*The problem*. Repeat the entire listing below exactly.

*Entries shown*.
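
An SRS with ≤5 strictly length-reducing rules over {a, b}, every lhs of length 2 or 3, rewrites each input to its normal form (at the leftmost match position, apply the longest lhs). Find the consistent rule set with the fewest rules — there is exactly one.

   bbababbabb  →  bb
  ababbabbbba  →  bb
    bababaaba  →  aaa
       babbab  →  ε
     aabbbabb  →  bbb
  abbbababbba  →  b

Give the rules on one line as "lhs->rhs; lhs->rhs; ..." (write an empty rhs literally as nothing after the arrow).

  | bbababbabb => babbabb => ababb => abb => bb
  | ababbabbbba => abbabbbba => bbabbbba => bbbba => bb
  | bababaaba => aabaaba => aaaba => aaa
  | babbab => abab => ab => ε

ab->; abb->bb; bab->a; bba->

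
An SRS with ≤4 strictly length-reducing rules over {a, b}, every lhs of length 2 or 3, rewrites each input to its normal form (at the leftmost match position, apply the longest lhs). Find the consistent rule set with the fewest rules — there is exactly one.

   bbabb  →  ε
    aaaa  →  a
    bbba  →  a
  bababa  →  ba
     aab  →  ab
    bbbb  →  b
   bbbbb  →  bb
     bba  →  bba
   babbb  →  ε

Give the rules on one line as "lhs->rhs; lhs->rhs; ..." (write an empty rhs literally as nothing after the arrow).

aa->a; bab->b; bbb->

  | bbabb => bbb => ε
  | aaaa => aaa => aa => a
  | bbba => a
  | bababa => baba => ba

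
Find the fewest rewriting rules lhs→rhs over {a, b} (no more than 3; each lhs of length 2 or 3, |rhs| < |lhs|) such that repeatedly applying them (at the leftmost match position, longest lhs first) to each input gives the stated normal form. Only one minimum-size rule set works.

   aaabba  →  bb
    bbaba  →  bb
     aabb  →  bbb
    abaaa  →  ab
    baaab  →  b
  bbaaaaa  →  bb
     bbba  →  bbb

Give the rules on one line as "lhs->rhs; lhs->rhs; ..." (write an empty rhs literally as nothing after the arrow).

aa->b; ba->b; bab->b

  | aaabba => babba => bba => bb
  | bbaba => bba => bb
  | aabb => bbb
  | abaaa => abaa => aba => ab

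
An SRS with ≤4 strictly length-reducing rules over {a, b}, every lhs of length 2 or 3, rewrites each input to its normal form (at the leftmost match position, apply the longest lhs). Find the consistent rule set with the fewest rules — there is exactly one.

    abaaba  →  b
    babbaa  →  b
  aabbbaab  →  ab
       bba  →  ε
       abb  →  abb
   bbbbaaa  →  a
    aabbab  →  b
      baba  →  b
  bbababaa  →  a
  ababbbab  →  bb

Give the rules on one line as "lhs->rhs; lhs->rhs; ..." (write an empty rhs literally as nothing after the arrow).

  | abaaba => aaaba => baba => aba => aa => b
  | babbaa => abbaa => aa => b
  | aabbbaab => bbbaab => bab => ab
  | bba => ε

aa->b; aab->b; ba->a; bba->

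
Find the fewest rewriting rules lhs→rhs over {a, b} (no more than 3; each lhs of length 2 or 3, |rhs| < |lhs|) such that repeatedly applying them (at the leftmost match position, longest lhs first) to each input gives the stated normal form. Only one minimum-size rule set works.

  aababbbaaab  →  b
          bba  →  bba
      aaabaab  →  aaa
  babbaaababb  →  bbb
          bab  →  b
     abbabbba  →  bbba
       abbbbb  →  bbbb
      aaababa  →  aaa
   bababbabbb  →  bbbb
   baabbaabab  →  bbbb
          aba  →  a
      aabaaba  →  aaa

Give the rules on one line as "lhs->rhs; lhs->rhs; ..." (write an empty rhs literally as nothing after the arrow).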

*Output below*.
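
An SRS with ≤5 strictly length-reducing rules over {a, b}, every lhs of length 2 or 3, rewrites each input to its normal form (at the leftmost match position, apply the longest lhs). Find the consistent rule set with the fewest rules — there is exactly one.

   bbababbabb  →  bb
  ababbabbbba  →  bb
    bababaaba  →  aaa
       babbab  →  ε
     aabbbabb  →  bbb
  abbbababbba  →  b

Give the rules on one line as "lhs->rhs; lhs->rhs; ..." (write an empty rhs literally as nothing after the arrow).

  | bbababbabb => babbabb => ababb => abb => bb
  | ababbabbbba => abbabbbba => bbabbbba => bbbba => bb
  | bababaaba => aabaaba => aaaba => aaa
  | babbab => abab => ab => ε

ab->; abb->bb; bab->a; bba->

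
An SRS with ≤4 strictly length-reducing rules over {a, b}, every lhs of length 2 or 3, rewrites each input to its normal form (at the leftmost match position, apply the longest lhs). Find the consistent rule set with the fewest rules — there is exactly one.

   bbabb  →  ε
    aaaa  →  a
    bbba  →  a
  bababa  →  ba
     aab  →  ab
    bbbb  →  b
   bbbbb  →  bb
     bba  →  bba
   babbb  →  ε

Give the rules on one line as "lhs->rhs; lhs->rhs; ..." (write an empty rhs literally as nothing after the arrow).

aa->a; bab->b; bbb->

  | bbabb => bbb => ε
  | aaaa => aaa => aa => a
  | bbba => a
  | bababa => baba => ba

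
Find the fewest rewriting rules lhs→rhs over {a, b} (no more than 3; each lhs of length 2 or 3, |rhs| < |lhs|) such that repeatedly applying them (at the leftmost match position, longest lhs first) to each input gives the stated normal form. Only one minimum-size rule set works.

   aaabba  →  bb
    bbaba  →  bb
     aabb  →  bbb
    abaaa  →  ab
    baaab  →  b
  bbaaaaa  →  bb
     bbba  →  bbb

Give the rules on one line as "lhs->rhs; lhs->rhs; ..." (write an empty rhs literally as nothing after the arrow).

aa->b; ba->b; bab->b

  | aaabba => babba => bba => bb
  | bbaba => bba => bb
  | aabb => bbb
  | abaaa => abaa => aba => ab

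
An SRS with ≤4 strictly length-reducing rules over {a, b}, every lhs of length 2 or 3, rewrites each input to its normal form (at the leftmost match position, apply the longest lhs). Find the consistent rule set with the fewest rules — there is exactly one.

    abaaba  →  b
    babbaa  →  b
  aabbbaab  →  ab
       bba  →  ε
       abb  →  abb
   bbbbaaa  →  a
    aabbab  →  b
      baba  →  b
  bbababaa  →  a
  ababbbab  →  bb

Give the rules on one line as "lhs->rhs; lhs->rhs; ..." (write an empty rhs literally as nothing after the arrow).

  | abaaba => aaaba => baba => aba => aa => b
  | babbaa => abbaa => aa => b
  | aabbbaab => bbbaab => bab => ab
  | bba => ε

aa->b; aab->b; ba->a; bba->

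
Find the fewest rewriting rules lhs→rhs over {a, b} (no more than 3; each lhs of length 2 or 3, |rhs| < |lhs|) such that repeatedly applying them (at the leftmost match position, longest lhs first) to each input gives the stated normal form. Only one minimum-size rule set works.

  aababbbaaab  →  b
          bba  →  bba
      aaabaab  →  aaa
  babbaaababb  →  bbb
          bab  →  b
     abbabbba  →  bbba
       abbbbb  →  bbbb
      aaababa  →  aaa
   bababbabbb  →  bbbb
   baabbaabab  →  bbbb
          aba  →  a
      aabaaba  →  aaa

Give the rules on one line as "lhs->rhs; lhs->rhs; ..." (write an empty rhs literally as nothing after the arrow).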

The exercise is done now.